▶ _PROBLEM DESCRIPTION_: Give back every record that follows, exactly as written.

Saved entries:
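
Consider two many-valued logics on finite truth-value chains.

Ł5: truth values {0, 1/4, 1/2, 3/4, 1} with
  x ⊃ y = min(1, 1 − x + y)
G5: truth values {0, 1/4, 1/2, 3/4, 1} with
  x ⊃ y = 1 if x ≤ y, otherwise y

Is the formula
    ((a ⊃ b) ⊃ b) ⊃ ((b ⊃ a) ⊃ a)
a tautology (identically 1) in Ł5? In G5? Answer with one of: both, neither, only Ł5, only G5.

In Ł5: every assignment gives 1 — tautology.
In G5: at a = 1/4, b = 0 the value is 1/4 — not a tautology.

only Ł5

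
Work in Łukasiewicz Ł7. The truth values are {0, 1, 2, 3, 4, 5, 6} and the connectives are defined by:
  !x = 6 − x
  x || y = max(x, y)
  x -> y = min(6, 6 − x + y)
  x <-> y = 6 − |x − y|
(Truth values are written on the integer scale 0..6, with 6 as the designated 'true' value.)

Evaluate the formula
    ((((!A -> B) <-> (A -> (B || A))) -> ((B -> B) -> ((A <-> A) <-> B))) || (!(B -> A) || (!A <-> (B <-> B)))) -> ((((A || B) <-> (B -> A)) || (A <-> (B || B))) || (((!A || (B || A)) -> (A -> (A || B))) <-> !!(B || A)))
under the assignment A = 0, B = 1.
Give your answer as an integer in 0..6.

5

!A = !0 = 6
!A -> B = 6 -> 1 = 1
B || A = 1 || 0 = 1
A -> (B || A) = 0 -> 1 = 6
(!A -> B) <-> (A -> (B || A)) = 1 <-> 6 = 1
B -> B = 1 -> 1 = 6
A <-> A = 0 <-> 0 = 6
(A <-> A) <-> B = 6 <-> 1 = 1
(B -> B) -> ((A <-> A) <-> B) = 6 -> 1 = 1
((!A -> B) <-> (A -> (B || A))) -> ((B -> B) -> ((A <-> A) <-> B)) = 1 -> 1 = 6
B -> A = 1 -> 0 = 5
!(B -> A) = !5 = 1
!A = !0 = 6
B <-> B = 1 <-> 1 = 6
!A <-> (B <-> B) = 6 <-> 6 = 6
!(B -> A) || (!A <-> (B <-> B)) = 1 || 6 = 6
(((!A -> B) <-> (A -> (B || A))) -> ((B -> B) -> ((A <-> A) <-> B))) || (!(B -> A) || (!A <-> (B <-> B))) = 6 || 6 = 6
A || B = 0 || 1 = 1
B -> A = 1 -> 0 = 5
(A || B) <-> (B -> A) = 1 <-> 5 = 2
B || B = 1 || 1 = 1
A <-> (B || B) = 0 <-> 1 = 5
((A || B) <-> (B -> A)) || (A <-> (B || B)) = 2 || 5 = 5
!A = !0 = 6
B || A = 1 || 0 = 1
!A || (B || A) = 6 || 1 = 6
A || B = 0 || 1 = 1
A -> (A || B) = 0 -> 1 = 6
(!A || (B || A)) -> (A -> (A || B)) = 6 -> 6 = 6
B || A = 1 || 0 = 1
!(B || A) = !1 = 5
!!(B || A) = !5 = 1
((!A || (B || A)) -> (A -> (A || B))) <-> !!(B || A) = 6 <-> 1 = 1
(((A || B) <-> (B -> A)) || (A <-> (B || B))) || (((!A || (B || A)) -> (A -> (A || B))) <-> !!(B || A)) = 5 || 1 = 5
((((!A -> B) <-> (A -> (B || A))) -> ((B -> B) -> ((A <-> A) <-> B))) || (!(B -> A) || (!A <-> (B <-> B)))) -> ((((A || B) <-> (B -> A)) || (A <-> (B || B))) || (((!A || (B || A)) -> (A -> (A || B))) <-> !!(B || A))) = 6 -> 5 = 5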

▶ _TASK SOLUTION_:
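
Consider two many-valued logics on finite truth-value chains.

Ł5: truth values {0, 1/4, 1/2, 3/4, 1} with
  x ⊃ y = min(1, 1 − x + y)
G5: truth values {0, 1/4, 1/2, 3/4, 1} with
  x ⊃ y = 1 if x ≤ y, otherwise y

Is the formula
    ((a ⊃ b) ⊃ b) ⊃ ((b ⊃ a) ⊃ a)
a tautology (identically 1) in Ł5? In G5? Answer with one of: both, neither, only Ł5, only G5.

In Ł5: every assignment gives 1 — tautology.
In G5: at a = 1/4, b = 0 the value is 1/4 — not a tautology.

only Ł5

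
Work in Łukasiewicz Ł7. The truth values are {0, 1, 2, 3, 4, 5, 6} and the connectives are defined by:
  !x = 6 − x
  x || y = max(x, y)
  x -> y = min(6, 6 − x + y)
  x <-> y = 6 − |x − y|
(Truth values are written on the integer scale 0..6, with 6 as the designated 'true' value.)

Evaluate the formula
    ((((!A -> B) <-> (A -> (B || A))) -> ((B -> B) -> ((A <-> A) <-> B))) || (!(B -> A) || (!A <-> (B <-> B)))) -> ((((A || B) <-> (B -> A)) || (A <-> (B || B))) || (((!A || (B || A)) -> (A -> (A || B))) <-> !!(B || A)))
under the assignment A = 0, B = 1.
Give your answer as an integer in 0..6.

5

!A = !0 = 6
!A -> B = 6 -> 1 = 1
B || A = 1 || 0 = 1
A -> (B || A) = 0 -> 1 = 6
(!A -> B) <-> (A -> (B || A)) = 1 <-> 6 = 1
B -> B = 1 -> 1 = 6
A <-> A = 0 <-> 0 = 6
(A <-> A) <-> B = 6 <-> 1 = 1
(B -> B) -> ((A <-> A) <-> B) = 6 -> 1 = 1
((!A -> B) <-> (A -> (B || A))) -> ((B -> B) -> ((A <-> A) <-> B)) = 1 -> 1 = 6
B -> A = 1 -> 0 = 5
!(B -> A) = !5 = 1
!A = !0 = 6
B <-> B = 1 <-> 1 = 6
!A <-> (B <-> B) = 6 <-> 6 = 6
!(B -> A) || (!A <-> (B <-> B)) = 1 || 6 = 6
(((!A -> B) <-> (A -> (B || A))) -> ((B -> B) -> ((A <-> A) <-> B))) || (!(B -> A) || (!A <-> (B <-> B))) = 6 || 6 = 6
A || B = 0 || 1 = 1
B -> A = 1 -> 0 = 5
(A || B) <-> (B -> A) = 1 <-> 5 = 2
B || B = 1 || 1 = 1
A <-> (B || B) = 0 <-> 1 = 5
((A || B) <-> (B -> A)) || (A <-> (B || B)) = 2 || 5 = 5
!A = !0 = 6
B || A = 1 || 0 = 1
!A || (B || A) = 6 || 1 = 6
A || B = 0 || 1 = 1
A -> (A || B) = 0 -> 1 = 6
(!A || (B || A)) -> (A -> (A || B)) = 6 -> 6 = 6
B || A = 1 || 0 = 1
!(B || A) = !1 = 5
!!(B || A) = !5 = 1
((!A || (B || A)) -> (A -> (A || B))) <-> !!(B || A) = 6 <-> 1 = 1
(((A || B) <-> (B -> A)) || (A <-> (B || B))) || (((!A || (B || A)) -> (A -> (A || B))) <-> !!(B || A)) = 5 || 1 = 5
((((!A -> B) <-> (A -> (B || A))) -> ((B -> B) -> ((A <-> A) <-> B))) || (!(B -> A) || (!A <-> (B <-> B)))) -> ((((A || B) <-> (B -> A)) || (A <-> (B || B))) || (((!A || (B || A)) -> (A -> (A || B))) <-> !!(B || A))) = 6 -> 5 = 5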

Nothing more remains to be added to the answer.